Stored items from a collection:
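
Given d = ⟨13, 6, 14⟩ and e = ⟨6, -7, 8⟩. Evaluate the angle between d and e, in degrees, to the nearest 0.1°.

d · e = 13·6 + 6·(-7) + 14·8 = 78 - 42 + 112 = 148
|d|² = 169 + 36 + 196 = 401,  |d| = √401 ≈ 20.024984
|e|² = 36 + 49 + 64 = 149,  |e| = √149 ≈ 12.206556
cos θ = 148 / (20.024984 · 12.206556) ≈ 0.60548
θ = arccos(0.60548) ≈ 52.7°

52.7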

> [ASSIGNED TASK]
Return a faithful copy of all the records above.

> [RESPONSE BELOW]
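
Given d = ⟨13, 6, 14⟩ and e = ⟨6, -7, 8⟩. Evaluate the angle between d and e, in degrees, to the nearest 0.1°.

d · e = 13·6 + 6·(-7) + 14·8 = 78 - 42 + 112 = 148
|d|² = 169 + 36 + 196 = 401,  |d| = √401 ≈ 20.024984
|e|² = 36 + 49 + 64 = 149,  |e| = √149 ≈ 12.206556
cos θ = 148 / (20.024984 · 12.206556) ≈ 0.60548
θ = arccos(0.60548) ≈ 52.7°

52.7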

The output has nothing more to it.